____ Data records
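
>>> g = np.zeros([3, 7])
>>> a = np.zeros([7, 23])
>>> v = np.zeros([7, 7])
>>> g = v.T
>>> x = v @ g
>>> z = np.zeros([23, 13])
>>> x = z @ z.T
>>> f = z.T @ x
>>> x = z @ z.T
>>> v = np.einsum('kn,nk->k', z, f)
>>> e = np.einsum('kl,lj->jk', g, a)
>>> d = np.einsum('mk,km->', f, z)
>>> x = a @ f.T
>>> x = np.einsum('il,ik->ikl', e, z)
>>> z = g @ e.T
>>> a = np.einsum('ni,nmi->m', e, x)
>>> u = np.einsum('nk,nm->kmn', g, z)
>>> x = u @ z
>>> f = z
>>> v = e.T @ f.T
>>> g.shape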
________
____ Data records
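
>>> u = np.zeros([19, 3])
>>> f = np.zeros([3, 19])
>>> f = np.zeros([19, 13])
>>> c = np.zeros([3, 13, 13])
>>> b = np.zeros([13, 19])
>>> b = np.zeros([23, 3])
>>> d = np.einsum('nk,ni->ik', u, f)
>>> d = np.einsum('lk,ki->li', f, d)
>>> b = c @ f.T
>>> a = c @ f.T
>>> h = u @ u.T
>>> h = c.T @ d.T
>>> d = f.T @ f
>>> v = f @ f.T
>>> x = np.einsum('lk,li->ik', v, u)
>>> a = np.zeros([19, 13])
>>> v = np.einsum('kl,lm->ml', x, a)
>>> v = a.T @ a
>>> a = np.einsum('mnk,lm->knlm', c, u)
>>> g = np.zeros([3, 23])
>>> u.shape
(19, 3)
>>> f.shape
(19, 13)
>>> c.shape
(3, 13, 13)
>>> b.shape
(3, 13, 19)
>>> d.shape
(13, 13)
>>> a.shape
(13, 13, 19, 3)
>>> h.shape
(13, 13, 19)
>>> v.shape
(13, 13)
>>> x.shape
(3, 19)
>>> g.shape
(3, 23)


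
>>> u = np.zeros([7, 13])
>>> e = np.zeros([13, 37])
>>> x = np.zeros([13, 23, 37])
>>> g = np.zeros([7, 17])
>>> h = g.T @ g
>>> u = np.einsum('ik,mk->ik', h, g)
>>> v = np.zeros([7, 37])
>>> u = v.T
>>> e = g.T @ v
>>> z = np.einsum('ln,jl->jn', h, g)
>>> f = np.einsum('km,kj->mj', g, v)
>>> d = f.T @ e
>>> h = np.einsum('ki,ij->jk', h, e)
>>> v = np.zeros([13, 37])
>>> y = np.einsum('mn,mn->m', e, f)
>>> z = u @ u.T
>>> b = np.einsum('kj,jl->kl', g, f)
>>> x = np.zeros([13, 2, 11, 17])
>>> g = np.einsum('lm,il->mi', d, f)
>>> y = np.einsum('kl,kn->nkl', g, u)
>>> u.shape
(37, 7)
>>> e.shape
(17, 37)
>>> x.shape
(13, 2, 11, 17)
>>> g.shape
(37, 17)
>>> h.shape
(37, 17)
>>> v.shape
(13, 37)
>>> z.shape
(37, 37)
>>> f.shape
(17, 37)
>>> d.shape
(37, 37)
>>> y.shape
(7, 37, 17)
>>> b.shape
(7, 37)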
________
____ Data records
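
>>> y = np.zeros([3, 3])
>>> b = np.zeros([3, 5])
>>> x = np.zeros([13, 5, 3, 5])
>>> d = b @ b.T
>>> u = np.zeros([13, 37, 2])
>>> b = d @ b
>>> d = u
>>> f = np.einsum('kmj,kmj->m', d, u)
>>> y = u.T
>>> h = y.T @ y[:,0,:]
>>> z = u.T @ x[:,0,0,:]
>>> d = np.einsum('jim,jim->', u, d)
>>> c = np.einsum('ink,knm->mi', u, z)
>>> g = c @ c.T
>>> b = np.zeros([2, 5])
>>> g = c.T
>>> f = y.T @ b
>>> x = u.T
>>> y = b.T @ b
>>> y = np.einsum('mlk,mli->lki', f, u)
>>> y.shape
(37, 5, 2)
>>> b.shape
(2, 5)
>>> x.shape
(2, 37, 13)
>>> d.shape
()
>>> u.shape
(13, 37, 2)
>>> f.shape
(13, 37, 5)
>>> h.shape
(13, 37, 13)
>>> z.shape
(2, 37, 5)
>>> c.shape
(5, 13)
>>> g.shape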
________
Exercise brief
Of all the entries above, output exactly the lines between the one holding "g = np.zeros([3, 7])" and the one holding "np.einsum('ni,nmi->m', e, x)", inclusive.

Exercise answer
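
>>> g = np.zeros([3, 7])
>>> a = np.zeros([7, 23])
>>> v = np.zeros([7, 7])
>>> g = v.T
>>> x = v @ g
>>> z = np.zeros([23, 13])
>>> x = z @ z.T
>>> f = z.T @ x
>>> x = z @ z.T
>>> v = np.einsum('kn,nk->k', z, f)
>>> e = np.einsum('kl,lj->jk', g, a)
>>> d = np.einsum('mk,km->', f, z)
>>> x = a @ f.T
>>> x = np.einsum('il,ik->ikl', e, z)
>>> z = g @ e.T
>>> a = np.einsum('ni,nmi->m', e, x)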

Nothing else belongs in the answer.